**BRIEF**.
Please return every line from the entries that has the string "only" in it.

**RECORDS TO USE**.
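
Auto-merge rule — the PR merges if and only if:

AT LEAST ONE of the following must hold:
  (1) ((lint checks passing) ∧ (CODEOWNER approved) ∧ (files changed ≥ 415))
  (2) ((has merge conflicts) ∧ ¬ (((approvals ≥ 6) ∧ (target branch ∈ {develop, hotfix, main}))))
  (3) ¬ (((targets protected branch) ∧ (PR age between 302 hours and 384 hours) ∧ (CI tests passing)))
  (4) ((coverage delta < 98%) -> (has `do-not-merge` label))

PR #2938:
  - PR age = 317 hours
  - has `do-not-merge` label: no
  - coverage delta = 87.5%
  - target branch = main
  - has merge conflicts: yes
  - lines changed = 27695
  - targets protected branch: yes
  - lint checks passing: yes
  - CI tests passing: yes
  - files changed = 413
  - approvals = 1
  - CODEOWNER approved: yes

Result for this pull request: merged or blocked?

Atomic conditions:
  lint checks passing: yes → true
  CODEOWNER approved: yes → true
  files changed ≥ 415: 413 ≥ 415 is false
  has merge conflicts: yes → true
  approvals ≥ 6: 1 ≥ 6 is false
  target branch ∈ {develop, hotfix, main}: main is in the set → true
  targets protected branch: yes → true
  PR age between 302 hours and 384 hours: 317 in [302, 384] is true
  CI tests passing: yes → true
  coverage delta < 98%: 87.5 < 98 is true
  has `do-not-merge` label: no → false
Combine:
[1] true AND true AND false = false
[2.2.1] false AND true = false
[2.2] NOT false = true
[2] true AND true = true
[3.1] true AND true AND true = true
[3] NOT true = false
[4] true → false = false
[root] false OR true OR false OR false = true
Overall: true → merged

Merged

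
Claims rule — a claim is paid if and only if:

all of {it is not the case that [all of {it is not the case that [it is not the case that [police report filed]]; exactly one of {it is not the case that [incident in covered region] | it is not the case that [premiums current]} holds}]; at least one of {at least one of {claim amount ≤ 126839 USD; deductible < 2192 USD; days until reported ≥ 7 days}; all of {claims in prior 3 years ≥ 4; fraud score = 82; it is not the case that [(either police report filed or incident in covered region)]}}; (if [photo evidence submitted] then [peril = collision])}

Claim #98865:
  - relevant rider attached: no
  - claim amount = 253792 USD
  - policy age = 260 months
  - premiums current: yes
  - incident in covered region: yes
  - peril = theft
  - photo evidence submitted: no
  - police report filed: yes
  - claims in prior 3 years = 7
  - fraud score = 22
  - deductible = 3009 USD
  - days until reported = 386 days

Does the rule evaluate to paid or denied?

Paid

Atomic conditions:
  police report filed: yes → true
  incident in covered region: yes → true
  premiums current: yes → true
  claim amount ≤ 126839 USD: 253792 ≤ 126839 is false
  deductible < 2192 USD: 3009 < 2192 is false
  days until reported ≥ 7 days: 386 ≥ 7 is true
  claims in prior 3 years ≥ 4: 7 ≥ 4 is true
  fraud score = 82: 22 == 82 is false
  photo evidence submitted: no → false
  peril = collision: theft == collision is false
Combine:
[1.1.1.1] NOT true = false
[1.1.1] NOT false = true
[1.1.2.1] NOT true = false
[1.1.2.2] NOT true = false
[1.1.2] exactly-one(false, false) = false
[1.1] true AND false = false
[1] NOT false = true
[2.1] false OR false OR true = true
[2.2.3.1] true OR true = true
[2.2.3] NOT true = false
[2.2] true AND false AND false = false
[2] true OR false = true
[3] false → false (antecedent false ⇒ implication holds) = true
[root] true AND true AND true = true
Overall: true → paid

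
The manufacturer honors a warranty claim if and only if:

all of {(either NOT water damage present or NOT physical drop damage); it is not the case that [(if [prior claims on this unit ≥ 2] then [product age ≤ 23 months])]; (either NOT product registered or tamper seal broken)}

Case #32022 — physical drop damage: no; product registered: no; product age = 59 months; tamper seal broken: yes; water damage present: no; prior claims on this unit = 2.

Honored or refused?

Atomic conditions:
  NOT water damage present: no → true
  NOT physical drop damage: no → true
  prior claims on this unit ≥ 2: 2 ≥ 2 is true
  product age ≤ 23 months: 59 ≤ 23 is false
  NOT product registered: no → true
  tamper seal broken: yes → true
Combine:
[1] true OR true = true
[2.1] true → false = false
[2] NOT false = true
[3] true OR true = true
[root] true AND true AND true = true
Overall: true → honored

Honored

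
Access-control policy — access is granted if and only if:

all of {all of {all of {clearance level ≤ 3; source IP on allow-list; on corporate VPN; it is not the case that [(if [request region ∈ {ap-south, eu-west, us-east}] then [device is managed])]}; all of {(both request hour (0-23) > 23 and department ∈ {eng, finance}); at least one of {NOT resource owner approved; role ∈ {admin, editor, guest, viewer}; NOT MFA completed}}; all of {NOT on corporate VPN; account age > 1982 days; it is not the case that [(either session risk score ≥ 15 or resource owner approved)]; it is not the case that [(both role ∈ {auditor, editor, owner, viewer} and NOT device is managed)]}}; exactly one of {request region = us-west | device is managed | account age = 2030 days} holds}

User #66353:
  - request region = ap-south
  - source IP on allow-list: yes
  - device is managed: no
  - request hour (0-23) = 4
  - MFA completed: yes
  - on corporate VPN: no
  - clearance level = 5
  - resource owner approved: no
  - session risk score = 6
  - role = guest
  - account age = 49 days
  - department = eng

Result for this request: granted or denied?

Atomic conditions:
  clearance level ≤ 3: 5 ≤ 3 is false
  source IP on allow-list: yes → true
  on corporate VPN: no → false
  request region ∈ {ap-south, eu-west, us-east}: ap-south is in the set → true
  device is managed: no → false
  request hour (0-23) > 23: 4 > 23 is false
  department ∈ {eng, finance}: eng is in the set → true
  NOT resource owner approved: no → true
  role ∈ {admin, editor, guest, viewer}: guest is in the set → true
  NOT MFA completed: yes → false
  NOT on corporate VPN: no → true
  account age > 1982 days: 49 > 1982 is false
  session risk score ≥ 15: 6 ≥ 15 is false
  resource owner approved: no → false
  role ∈ {auditor, editor, owner, viewer}: guest is not in the set → false
  NOT device is managed: no → true
  request region = us-west: ap-south == us-west is false
  account age = 2030 days: 49 == 2030 is false
Combine:
[1.1.4.1] true → false = false
[1.1.4] NOT false = true
[1.1] false AND true AND false AND true = false
[1.2.1] false AND true = false
[1.2.2] true OR true OR false = true
[1.2] false AND true = false
[1.3.3.1] false OR false = false
[1.3.3] NOT false = true
[1.3.4.1] false AND true = false
[1.3.4] NOT false = true
[1.3] true AND false AND true AND true = false
[1] false AND false AND false = false
[2] exactly-one(false, false, false) = false
[root] false AND false = false
Overall: false → denied

Denied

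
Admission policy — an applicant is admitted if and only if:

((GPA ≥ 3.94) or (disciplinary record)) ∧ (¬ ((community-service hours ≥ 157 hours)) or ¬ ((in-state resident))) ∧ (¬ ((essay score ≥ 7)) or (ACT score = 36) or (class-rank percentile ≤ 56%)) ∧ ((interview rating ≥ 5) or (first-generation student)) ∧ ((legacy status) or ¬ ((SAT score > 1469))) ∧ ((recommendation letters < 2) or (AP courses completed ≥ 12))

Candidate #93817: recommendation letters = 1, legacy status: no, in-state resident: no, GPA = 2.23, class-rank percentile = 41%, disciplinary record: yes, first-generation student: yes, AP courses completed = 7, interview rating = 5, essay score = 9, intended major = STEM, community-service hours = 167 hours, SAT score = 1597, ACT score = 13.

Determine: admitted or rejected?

Atomic conditions:
  GPA ≥ 3.94: 2.23 ≥ 3.94 is false
  disciplinary record: yes → true
  community-service hours ≥ 157 hours: 167 ≥ 157 is true
  in-state resident: no → false
  essay score ≥ 7: 9 ≥ 7 is true
  ACT score = 36: 13 == 36 is false
  class-rank percentile ≤ 56%: 41 ≤ 56 is true
  interview rating ≥ 5: 5 ≥ 5 is true
  first-generation student: yes → true
  legacy status: no → false
  SAT score > 1469: 1597 > 1469 is true
  recommendation letters < 2: 1 < 2 is true
  AP courses completed ≥ 12: 7 ≥ 12 is false
Combine:
[1] false OR true = true
[2.1] NOT true = false
[2.2] NOT false = true
[2] false OR true = true
[3.1] NOT true = false
[3] false OR false OR true = true
[4] true OR true = true
[5.2] NOT true = false
[5] false OR false = false
[6] true OR false = true
[root] true AND true AND true AND true AND false AND true = false
Overall: false → rejected

Rejected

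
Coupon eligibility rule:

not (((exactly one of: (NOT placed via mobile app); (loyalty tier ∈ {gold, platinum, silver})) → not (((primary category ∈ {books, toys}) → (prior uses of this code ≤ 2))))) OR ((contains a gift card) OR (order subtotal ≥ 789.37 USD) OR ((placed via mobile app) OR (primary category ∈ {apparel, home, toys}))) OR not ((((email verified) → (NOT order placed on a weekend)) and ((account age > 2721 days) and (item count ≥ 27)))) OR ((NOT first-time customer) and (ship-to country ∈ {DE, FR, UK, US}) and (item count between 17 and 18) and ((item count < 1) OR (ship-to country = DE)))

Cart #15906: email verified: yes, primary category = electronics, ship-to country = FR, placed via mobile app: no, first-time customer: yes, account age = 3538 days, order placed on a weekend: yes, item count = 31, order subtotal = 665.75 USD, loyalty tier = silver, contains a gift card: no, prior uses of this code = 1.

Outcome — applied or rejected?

Applied

Atomic conditions:
  NOT placed via mobile app: no → true
  loyalty tier ∈ {gold, platinum, silver}: silver is in the set → true
  primary category ∈ {books, toys}: electronics is not in the set → false
  prior uses of this code ≤ 2: 1 ≤ 2 is true
  contains a gift card: no → false
  order subtotal ≥ 789.37 USD: 665.75 ≥ 789.37 is false
  placed via mobile app: no → false
  primary category ∈ {apparel, home, toys}: electronics is not in the set → false
  email verified: yes → true
  NOT order placed on a weekend: yes → false
  account age > 2721 days: 3538 > 2721 is true
  item count ≥ 27: 31 ≥ 27 is true
  NOT first-time customer: yes → false
  ship-to country ∈ {DE, FR, UK, US}: FR is in the set → true
  item count between 17 and 18: 31 in [17, 18] is false
  item count < 1: 31 < 1 is false
  ship-to country = DE: FR == DE is false
Combine:
[1.1.1] exactly-one(true, true) = false
[1.1.2.1] false → true (antecedent false ⇒ implication holds) = true
[1.1.2] NOT true = false
[1.1] false → false (antecedent false ⇒ implication holds) = true
[1] NOT true = false
[2.3] false OR false = false
[2] false OR false OR false = false
[3.1.1] true → false = false
[3.1.2] true AND true = true
[3.1] false AND true = false
[3] NOT false = true
[4.4] false OR false = false
[4] false AND true AND false AND false = false
[root] false OR false OR true OR false = true
Overall: true → applied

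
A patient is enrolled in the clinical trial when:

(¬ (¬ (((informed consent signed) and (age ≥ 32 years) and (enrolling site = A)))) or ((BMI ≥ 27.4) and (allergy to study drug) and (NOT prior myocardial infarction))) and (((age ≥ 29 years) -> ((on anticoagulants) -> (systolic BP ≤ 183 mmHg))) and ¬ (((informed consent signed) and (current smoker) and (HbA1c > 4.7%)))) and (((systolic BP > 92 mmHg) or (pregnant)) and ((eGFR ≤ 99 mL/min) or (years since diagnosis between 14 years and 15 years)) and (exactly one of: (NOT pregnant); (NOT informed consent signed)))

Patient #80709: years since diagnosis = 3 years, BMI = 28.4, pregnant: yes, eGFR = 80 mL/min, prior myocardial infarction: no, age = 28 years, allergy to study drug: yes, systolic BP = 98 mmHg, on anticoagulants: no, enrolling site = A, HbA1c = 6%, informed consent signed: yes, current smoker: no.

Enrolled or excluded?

Excluded

Atomic conditions:
  informed consent signed: yes → true
  age ≥ 32 years: 28 ≥ 32 is false
  enrolling site = A: A == A is true
  BMI ≥ 27.4: 28.4 ≥ 27.4 is true
  allergy to study drug: yes → true
  NOT prior myocardial infarction: no → true
  age ≥ 29 years: 28 ≥ 29 is false
  on anticoagulants: no → false
  systolic BP ≤ 183 mmHg: 98 ≤ 183 is true
  current smoker: no → false
  HbA1c > 4.7%: 6 > 4.7 is true
  systolic BP > 92 mmHg: 98 > 92 is true
  pregnant: yes → true
  eGFR ≤ 99 mL/min: 80 ≤ 99 is true
  years since diagnosis between 14 years and 15 years: 3 in [14, 15] is false
  NOT pregnant: yes → false
  NOT informed consent signed: yes → false
Combine:
[1.1.1.1] true AND false AND true = false
[1.1.1] NOT false = true
[1.1] NOT true = false
[1.2] true AND true AND true = true
[1] false OR true = true
[2.1.2] false → true (antecedent false ⇒ implication holds) = true
[2.1] false → true (antecedent false ⇒ implication holds) = true
[2.2.1] true AND false AND true = false
[2.2] NOT false = true
[2] true AND true = true
[3.1] true OR true = true
[3.2] true OR false = true
[3.3] exactly-one(false, false) = false
[3] true AND true AND false = false
[root] true AND true AND false = false
Overall: false → excluded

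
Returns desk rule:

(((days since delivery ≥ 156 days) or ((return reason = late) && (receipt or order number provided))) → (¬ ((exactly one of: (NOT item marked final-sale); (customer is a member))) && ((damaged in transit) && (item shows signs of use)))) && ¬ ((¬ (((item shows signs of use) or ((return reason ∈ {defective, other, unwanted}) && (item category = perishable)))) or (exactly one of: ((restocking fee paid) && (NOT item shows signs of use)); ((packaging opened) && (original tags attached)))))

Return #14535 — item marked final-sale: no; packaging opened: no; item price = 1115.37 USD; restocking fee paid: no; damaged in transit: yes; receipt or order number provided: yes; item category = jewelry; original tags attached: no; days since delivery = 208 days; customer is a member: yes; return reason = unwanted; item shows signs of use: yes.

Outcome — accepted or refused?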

**OUTPUT FOR THIS TASK**.
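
Auto-merge rule — the PR merges if and only if:
Claims rule — a claim is paid if and only if:
The manufacturer honors a warranty claim if and only if:
Access-control policy — access is granted if and only if:
Admission policy — an applicant is admitted if and only if: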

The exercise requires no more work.